The problem: Identify, in the records below, every line where the string "Tower" appears, and copy each such line.
[Opening Given data section]
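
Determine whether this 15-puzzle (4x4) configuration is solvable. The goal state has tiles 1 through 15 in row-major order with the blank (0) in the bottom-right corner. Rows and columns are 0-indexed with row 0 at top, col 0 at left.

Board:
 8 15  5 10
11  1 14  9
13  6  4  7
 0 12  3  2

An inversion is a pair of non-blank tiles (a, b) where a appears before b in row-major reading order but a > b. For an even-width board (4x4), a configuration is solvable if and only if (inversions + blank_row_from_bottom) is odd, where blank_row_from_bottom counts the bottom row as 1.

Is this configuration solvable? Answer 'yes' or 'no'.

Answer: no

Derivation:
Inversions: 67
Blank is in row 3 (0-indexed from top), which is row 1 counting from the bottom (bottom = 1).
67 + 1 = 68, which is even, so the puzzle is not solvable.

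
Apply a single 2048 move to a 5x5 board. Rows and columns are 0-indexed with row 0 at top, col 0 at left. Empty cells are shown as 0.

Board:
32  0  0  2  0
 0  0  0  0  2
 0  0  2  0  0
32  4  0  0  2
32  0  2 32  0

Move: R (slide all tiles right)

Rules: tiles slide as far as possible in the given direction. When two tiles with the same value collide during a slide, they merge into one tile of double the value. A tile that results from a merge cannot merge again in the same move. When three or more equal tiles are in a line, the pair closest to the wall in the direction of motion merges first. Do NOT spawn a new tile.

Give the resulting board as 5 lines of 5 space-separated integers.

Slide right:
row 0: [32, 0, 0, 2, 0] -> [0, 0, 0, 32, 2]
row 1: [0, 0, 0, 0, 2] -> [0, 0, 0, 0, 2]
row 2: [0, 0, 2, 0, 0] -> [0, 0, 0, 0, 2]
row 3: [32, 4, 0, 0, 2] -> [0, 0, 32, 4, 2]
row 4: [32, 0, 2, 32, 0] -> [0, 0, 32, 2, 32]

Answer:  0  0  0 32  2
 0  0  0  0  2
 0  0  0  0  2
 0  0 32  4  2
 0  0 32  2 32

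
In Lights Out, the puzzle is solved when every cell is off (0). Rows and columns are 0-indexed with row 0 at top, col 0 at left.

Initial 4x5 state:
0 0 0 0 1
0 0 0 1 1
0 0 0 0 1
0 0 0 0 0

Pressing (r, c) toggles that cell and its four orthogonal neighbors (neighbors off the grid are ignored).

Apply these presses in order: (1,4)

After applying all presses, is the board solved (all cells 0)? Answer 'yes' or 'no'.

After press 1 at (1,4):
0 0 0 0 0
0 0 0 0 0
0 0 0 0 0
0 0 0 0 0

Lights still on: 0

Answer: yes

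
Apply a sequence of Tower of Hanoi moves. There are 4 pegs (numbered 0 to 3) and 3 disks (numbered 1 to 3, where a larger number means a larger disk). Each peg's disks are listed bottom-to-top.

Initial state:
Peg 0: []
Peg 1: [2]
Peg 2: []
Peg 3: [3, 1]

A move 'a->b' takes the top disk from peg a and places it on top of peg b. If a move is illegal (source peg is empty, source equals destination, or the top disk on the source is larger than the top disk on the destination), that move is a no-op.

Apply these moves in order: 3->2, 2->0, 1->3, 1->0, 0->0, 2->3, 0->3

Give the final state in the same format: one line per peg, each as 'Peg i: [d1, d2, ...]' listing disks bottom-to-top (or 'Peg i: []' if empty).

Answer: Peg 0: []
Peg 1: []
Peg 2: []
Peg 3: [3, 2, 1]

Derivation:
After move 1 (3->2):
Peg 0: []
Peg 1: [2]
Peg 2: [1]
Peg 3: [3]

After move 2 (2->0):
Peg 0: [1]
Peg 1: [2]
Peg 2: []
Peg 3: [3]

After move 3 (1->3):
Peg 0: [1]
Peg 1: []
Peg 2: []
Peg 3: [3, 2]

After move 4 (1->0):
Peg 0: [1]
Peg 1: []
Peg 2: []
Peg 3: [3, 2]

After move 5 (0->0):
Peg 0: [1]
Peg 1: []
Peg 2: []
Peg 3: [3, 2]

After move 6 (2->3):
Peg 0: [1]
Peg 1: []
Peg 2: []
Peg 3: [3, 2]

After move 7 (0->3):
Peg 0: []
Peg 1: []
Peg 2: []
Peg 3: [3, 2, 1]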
[Closing Given data section]
[Opening Given data section]
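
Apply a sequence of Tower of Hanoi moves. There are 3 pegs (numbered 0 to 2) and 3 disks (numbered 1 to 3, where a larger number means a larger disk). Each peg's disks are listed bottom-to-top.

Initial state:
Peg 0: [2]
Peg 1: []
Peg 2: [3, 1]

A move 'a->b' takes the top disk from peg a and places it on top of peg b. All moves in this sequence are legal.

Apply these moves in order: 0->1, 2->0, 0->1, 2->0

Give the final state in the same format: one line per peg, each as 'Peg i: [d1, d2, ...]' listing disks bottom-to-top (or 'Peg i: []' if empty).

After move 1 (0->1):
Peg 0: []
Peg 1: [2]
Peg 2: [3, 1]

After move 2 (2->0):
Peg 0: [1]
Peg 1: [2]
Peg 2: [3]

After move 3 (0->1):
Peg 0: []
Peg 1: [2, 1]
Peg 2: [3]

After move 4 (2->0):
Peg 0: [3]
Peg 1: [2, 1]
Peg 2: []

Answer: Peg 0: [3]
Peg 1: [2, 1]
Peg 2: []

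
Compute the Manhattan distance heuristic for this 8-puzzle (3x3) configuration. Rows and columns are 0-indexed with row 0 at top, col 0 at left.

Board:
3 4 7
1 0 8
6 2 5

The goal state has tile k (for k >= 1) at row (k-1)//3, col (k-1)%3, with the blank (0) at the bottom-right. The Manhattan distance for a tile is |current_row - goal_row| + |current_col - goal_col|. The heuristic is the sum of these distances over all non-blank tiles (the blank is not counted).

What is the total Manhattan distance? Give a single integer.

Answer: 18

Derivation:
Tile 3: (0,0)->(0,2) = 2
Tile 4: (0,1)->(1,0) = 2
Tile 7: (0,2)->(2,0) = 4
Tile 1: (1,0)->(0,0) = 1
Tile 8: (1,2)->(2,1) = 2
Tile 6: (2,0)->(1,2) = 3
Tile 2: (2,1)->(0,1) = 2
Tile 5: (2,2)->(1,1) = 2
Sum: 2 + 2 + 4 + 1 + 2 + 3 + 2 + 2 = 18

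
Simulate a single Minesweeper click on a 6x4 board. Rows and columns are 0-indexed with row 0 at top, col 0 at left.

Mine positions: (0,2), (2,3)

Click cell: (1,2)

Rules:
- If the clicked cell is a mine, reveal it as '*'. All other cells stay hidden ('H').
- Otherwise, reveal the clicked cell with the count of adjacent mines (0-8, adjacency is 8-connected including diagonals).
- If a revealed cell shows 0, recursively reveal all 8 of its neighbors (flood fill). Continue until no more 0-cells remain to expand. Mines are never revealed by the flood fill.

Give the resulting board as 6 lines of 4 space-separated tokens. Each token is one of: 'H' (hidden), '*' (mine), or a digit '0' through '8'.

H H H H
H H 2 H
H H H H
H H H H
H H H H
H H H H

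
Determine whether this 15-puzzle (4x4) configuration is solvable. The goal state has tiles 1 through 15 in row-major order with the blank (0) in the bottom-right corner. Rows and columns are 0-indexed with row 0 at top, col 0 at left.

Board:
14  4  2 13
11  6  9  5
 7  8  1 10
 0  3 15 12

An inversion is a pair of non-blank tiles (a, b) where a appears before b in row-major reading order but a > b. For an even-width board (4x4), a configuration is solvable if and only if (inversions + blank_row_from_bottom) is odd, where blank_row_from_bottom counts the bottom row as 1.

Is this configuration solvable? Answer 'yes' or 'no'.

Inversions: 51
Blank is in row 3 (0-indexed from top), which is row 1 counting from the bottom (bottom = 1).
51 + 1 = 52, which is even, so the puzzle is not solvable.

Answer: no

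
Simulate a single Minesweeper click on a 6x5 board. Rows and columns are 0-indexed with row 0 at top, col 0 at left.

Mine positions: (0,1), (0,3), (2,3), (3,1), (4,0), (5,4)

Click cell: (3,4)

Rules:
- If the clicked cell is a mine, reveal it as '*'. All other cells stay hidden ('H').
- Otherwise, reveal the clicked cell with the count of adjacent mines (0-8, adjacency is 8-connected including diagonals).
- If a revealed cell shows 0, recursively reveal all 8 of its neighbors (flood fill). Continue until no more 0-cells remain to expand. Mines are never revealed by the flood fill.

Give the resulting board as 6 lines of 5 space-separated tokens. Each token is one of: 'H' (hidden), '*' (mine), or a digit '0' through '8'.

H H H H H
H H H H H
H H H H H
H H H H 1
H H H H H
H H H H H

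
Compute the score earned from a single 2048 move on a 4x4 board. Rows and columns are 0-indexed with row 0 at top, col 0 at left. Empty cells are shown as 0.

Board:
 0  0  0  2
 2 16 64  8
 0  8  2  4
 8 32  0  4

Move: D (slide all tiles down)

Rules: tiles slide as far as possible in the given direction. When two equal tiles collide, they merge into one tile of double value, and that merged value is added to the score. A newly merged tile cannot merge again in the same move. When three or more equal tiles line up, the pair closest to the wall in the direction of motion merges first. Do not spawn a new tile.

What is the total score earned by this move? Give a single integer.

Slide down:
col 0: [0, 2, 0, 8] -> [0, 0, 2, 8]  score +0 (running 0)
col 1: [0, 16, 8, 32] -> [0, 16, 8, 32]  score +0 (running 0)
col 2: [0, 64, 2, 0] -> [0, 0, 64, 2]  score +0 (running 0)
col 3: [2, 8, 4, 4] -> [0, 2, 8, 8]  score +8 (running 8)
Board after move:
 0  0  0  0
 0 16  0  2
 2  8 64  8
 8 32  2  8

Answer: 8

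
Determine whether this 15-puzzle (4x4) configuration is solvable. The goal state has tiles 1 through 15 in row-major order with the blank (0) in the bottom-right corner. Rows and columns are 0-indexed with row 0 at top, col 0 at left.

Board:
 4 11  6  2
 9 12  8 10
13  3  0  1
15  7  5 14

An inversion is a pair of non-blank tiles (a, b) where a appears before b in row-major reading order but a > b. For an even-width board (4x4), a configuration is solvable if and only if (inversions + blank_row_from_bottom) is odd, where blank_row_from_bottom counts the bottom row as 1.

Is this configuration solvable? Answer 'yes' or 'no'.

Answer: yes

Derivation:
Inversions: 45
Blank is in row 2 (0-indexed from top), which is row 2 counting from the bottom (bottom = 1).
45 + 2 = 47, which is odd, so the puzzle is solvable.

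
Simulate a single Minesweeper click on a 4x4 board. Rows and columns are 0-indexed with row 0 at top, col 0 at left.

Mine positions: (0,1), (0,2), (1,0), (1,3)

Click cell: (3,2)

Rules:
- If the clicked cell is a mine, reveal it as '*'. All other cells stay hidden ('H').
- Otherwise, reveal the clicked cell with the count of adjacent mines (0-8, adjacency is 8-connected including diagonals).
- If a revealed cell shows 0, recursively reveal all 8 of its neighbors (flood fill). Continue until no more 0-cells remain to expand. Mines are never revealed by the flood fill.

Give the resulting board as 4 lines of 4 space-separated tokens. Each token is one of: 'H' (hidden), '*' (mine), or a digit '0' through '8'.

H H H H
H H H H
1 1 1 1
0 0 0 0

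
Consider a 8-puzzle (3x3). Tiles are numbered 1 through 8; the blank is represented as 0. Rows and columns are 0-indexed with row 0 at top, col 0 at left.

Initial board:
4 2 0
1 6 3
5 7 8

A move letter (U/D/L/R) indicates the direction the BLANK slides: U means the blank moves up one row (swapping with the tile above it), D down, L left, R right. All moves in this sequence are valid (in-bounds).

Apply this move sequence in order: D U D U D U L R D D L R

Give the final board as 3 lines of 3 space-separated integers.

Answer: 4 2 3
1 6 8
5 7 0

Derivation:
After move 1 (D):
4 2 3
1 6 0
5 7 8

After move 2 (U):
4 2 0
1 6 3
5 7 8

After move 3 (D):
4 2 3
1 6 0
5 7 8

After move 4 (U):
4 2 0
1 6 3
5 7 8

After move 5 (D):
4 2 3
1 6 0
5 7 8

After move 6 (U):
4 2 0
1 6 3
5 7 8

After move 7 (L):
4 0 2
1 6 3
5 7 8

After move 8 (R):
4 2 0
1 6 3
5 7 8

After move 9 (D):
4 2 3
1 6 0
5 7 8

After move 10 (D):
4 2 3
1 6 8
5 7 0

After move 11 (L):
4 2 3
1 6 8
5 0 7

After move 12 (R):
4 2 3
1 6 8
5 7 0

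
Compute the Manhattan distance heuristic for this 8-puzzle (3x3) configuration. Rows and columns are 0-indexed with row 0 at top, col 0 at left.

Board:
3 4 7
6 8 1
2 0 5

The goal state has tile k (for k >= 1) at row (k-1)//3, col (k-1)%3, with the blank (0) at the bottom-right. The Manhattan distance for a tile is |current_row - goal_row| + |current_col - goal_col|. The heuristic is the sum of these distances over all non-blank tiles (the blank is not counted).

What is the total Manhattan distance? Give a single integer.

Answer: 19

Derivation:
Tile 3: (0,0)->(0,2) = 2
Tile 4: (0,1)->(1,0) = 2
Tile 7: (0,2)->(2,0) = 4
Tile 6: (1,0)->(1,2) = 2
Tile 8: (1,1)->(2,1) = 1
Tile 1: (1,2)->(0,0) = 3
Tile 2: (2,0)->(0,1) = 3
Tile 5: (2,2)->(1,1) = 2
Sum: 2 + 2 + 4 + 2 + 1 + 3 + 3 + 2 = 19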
[Closing Given data section]
Your solution:
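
Apply a sequence of Tower of Hanoi moves. There are 4 pegs (numbered 0 to 3) and 3 disks (numbered 1 to 3, where a larger number means a larger disk). Each peg's disks are listed bottom-to-top.
Apply a sequence of Tower of Hanoi moves. There are 3 pegs (numbered 0 to 2) and 3 disks (numbered 1 to 3, where a larger number means a larger disk). Each peg's disks are listed bottom-to-top.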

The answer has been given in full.